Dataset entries

===============

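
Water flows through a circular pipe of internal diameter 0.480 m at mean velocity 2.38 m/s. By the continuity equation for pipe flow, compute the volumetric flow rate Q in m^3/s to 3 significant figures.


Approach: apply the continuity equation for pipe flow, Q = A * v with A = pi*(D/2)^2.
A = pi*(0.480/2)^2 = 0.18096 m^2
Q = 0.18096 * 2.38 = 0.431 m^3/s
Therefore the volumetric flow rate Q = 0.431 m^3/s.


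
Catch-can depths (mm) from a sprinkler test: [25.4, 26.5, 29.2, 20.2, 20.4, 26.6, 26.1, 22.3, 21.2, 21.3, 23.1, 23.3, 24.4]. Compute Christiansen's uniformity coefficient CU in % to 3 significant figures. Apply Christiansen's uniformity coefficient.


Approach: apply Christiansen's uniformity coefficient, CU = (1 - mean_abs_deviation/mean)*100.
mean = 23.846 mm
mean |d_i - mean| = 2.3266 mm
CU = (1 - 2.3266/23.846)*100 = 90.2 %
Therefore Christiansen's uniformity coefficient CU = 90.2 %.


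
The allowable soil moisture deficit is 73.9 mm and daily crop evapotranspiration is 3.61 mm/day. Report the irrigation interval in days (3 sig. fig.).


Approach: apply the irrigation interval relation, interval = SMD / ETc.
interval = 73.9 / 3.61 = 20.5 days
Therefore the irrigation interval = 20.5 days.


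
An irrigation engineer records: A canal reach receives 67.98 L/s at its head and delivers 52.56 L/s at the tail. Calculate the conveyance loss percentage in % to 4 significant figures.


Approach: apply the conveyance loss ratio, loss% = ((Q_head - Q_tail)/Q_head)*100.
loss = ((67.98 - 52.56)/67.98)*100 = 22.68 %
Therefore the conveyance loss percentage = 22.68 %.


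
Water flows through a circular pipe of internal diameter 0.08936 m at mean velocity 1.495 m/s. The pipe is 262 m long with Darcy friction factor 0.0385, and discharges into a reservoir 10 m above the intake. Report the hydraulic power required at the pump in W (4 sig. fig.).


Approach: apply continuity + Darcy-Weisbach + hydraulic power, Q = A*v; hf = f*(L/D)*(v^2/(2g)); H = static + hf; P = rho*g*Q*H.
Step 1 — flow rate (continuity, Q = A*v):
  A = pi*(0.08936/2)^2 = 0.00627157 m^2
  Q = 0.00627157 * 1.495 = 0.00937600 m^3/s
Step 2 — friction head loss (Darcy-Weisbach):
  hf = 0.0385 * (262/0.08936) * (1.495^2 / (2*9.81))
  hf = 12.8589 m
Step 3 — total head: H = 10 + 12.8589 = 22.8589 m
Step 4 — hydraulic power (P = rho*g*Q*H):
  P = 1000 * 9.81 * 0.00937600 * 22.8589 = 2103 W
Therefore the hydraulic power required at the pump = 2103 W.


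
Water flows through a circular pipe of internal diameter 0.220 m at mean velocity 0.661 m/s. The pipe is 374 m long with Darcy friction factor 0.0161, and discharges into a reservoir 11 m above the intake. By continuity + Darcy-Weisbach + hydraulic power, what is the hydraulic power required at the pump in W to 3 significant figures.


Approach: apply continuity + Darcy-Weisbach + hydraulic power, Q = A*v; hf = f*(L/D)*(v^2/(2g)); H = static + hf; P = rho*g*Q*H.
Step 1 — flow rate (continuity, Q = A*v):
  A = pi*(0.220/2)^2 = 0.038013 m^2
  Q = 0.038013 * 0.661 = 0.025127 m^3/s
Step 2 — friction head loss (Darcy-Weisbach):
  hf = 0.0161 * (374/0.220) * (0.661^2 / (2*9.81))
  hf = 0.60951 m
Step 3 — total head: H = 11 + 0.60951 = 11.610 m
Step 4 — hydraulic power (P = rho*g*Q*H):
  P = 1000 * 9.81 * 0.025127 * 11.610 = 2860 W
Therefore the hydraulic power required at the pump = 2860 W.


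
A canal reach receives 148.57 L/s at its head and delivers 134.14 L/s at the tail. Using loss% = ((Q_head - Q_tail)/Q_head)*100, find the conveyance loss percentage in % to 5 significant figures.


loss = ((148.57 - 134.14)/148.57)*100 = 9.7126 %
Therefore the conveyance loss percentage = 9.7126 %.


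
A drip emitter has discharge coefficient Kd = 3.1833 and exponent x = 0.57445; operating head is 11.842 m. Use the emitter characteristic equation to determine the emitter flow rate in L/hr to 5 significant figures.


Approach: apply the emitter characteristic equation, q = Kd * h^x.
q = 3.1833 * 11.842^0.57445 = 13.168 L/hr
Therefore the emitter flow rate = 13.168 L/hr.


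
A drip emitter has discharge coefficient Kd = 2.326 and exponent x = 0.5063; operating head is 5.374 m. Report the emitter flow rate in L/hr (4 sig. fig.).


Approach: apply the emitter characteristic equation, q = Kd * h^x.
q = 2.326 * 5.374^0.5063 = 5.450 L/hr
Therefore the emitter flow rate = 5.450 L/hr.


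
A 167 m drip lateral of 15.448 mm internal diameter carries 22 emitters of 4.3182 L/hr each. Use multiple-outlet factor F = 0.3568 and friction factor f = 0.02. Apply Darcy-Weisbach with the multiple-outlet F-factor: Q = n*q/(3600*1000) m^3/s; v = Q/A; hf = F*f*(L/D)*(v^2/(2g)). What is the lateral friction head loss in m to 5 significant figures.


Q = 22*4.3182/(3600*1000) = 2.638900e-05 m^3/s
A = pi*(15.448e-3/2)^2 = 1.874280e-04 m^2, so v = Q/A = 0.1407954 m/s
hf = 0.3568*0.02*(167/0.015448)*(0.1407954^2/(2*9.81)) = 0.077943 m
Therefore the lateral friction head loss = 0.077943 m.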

===============

## Exercise instructions:
Transcribe every record above exactly as written.

## Result of this exercise:
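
Water flows through a circular pipe of internal diameter 0.480 m at mean velocity 2.38 m/s. By the continuity equation for pipe flow, compute the volumetric flow rate Q in m^3/s to 3 significant figures.


Approach: apply the continuity equation for pipe flow, Q = A * v with A = pi*(D/2)^2.
A = pi*(0.480/2)^2 = 0.18096 m^2
Q = 0.18096 * 2.38 = 0.431 m^3/s
Therefore the volumetric flow rate Q = 0.431 m^3/s.


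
Catch-can depths (mm) from a sprinkler test: [25.4, 26.5, 29.2, 20.2, 20.4, 26.6, 26.1, 22.3, 21.2, 21.3, 23.1, 23.3, 24.4]. Compute Christiansen's uniformity coefficient CU in % to 3 significant figures. Apply Christiansen's uniformity coefficient.


Approach: apply Christiansen's uniformity coefficient, CU = (1 - mean_abs_deviation/mean)*100.
mean = 23.846 mm
mean |d_i - mean| = 2.3266 mm
CU = (1 - 2.3266/23.846)*100 = 90.2 %
Therefore Christiansen's uniformity coefficient CU = 90.2 %.


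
The allowable soil moisture deficit is 73.9 mm and daily crop evapotranspiration is 3.61 mm/day. Report the irrigation interval in days (3 sig. fig.).


Approach: apply the irrigation interval relation, interval = SMD / ETc.
interval = 73.9 / 3.61 = 20.5 days
Therefore the irrigation interval = 20.5 days.


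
An irrigation engineer records: A canal reach receives 67.98 L/s at its head and delivers 52.56 L/s at the tail. Calculate the conveyance loss percentage in % to 4 significant figures.


Approach: apply the conveyance loss ratio, loss% = ((Q_head - Q_tail)/Q_head)*100.
loss = ((67.98 - 52.56)/67.98)*100 = 22.68 %
Therefore the conveyance loss percentage = 22.68 %.


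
Water flows through a circular pipe of internal diameter 0.08936 m at mean velocity 1.495 m/s. The pipe is 262 m long with Darcy friction factor 0.0385, and discharges into a reservoir 10 m above the intake. Report the hydraulic power required at the pump in W (4 sig. fig.).


Approach: apply continuity + Darcy-Weisbach + hydraulic power, Q = A*v; hf = f*(L/D)*(v^2/(2g)); H = static + hf; P = rho*g*Q*H.
Step 1 — flow rate (continuity, Q = A*v):
  A = pi*(0.08936/2)^2 = 0.00627157 m^2
  Q = 0.00627157 * 1.495 = 0.00937600 m^3/s
Step 2 — friction head loss (Darcy-Weisbach):
  hf = 0.0385 * (262/0.08936) * (1.495^2 / (2*9.81))
  hf = 12.8589 m
Step 3 — total head: H = 10 + 12.8589 = 22.8589 m
Step 4 — hydraulic power (P = rho*g*Q*H):
  P = 1000 * 9.81 * 0.00937600 * 22.8589 = 2103 W
Therefore the hydraulic power required at the pump = 2103 W.


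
Water flows through a circular pipe of internal diameter 0.220 m at mean velocity 0.661 m/s. The pipe is 374 m long with Darcy friction factor 0.0161, and discharges into a reservoir 11 m above the intake. By continuity + Darcy-Weisbach + hydraulic power, what is the hydraulic power required at the pump in W to 3 significant figures.


Approach: apply continuity + Darcy-Weisbach + hydraulic power, Q = A*v; hf = f*(L/D)*(v^2/(2g)); H = static + hf; P = rho*g*Q*H.
Step 1 — flow rate (continuity, Q = A*v):
  A = pi*(0.220/2)^2 = 0.038013 m^2
  Q = 0.038013 * 0.661 = 0.025127 m^3/s
Step 2 — friction head loss (Darcy-Weisbach):
  hf = 0.0161 * (374/0.220) * (0.661^2 / (2*9.81))
  hf = 0.60951 m
Step 3 — total head: H = 11 + 0.60951 = 11.610 m
Step 4 — hydraulic power (P = rho*g*Q*H):
  P = 1000 * 9.81 * 0.025127 * 11.610 = 2860 W
Therefore the hydraulic power required at the pump = 2860 W.


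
A canal reach receives 148.57 L/s at its head and delivers 134.14 L/s at the tail. Using loss% = ((Q_head - Q_tail)/Q_head)*100, find the conveyance loss percentage in % to 5 significant figures.


loss = ((148.57 - 134.14)/148.57)*100 = 9.7126 %
Therefore the conveyance loss percentage = 9.7126 %.


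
A drip emitter has discharge coefficient Kd = 3.1833 and exponent x = 0.57445; operating head is 11.842 m. Use the emitter characteristic equation to determine the emitter flow rate in L/hr to 5 significant figures.


Approach: apply the emitter characteristic equation, q = Kd * h^x.
q = 3.1833 * 11.842^0.57445 = 13.168 L/hr
Therefore the emitter flow rate = 13.168 L/hr.


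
A drip emitter has discharge coefficient Kd = 2.326 and exponent x = 0.5063; operating head is 5.374 m. Report the emitter flow rate in L/hr (4 sig. fig.).


Approach: apply the emitter characteristic equation, q = Kd * h^x.
q = 2.326 * 5.374^0.5063 = 5.450 L/hr
Therefore the emitter flow rate = 5.450 L/hr.


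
A 167 m drip lateral of 15.448 mm internal diameter carries 22 emitters of 4.3182 L/hr each. Use multiple-outlet factor F = 0.3568 and friction factor f = 0.02. Apply Darcy-Weisbach with the multiple-outlet F-factor: Q = n*q/(3600*1000) m^3/s; v = Q/A; hf = F*f*(L/D)*(v^2/(2g)). What is the lateral friction head loss in m to 5 significant figures.


Q = 22*4.3182/(3600*1000) = 2.638900e-05 m^3/s
A = pi*(15.448e-3/2)^2 = 1.874280e-04 m^2, so v = Q/A = 0.1407954 m/s
hf = 0.3568*0.02*(167/0.015448)*(0.1407954^2/(2*9.81)) = 0.077943 m
Therefore the lateral friction head loss = 0.077943 m.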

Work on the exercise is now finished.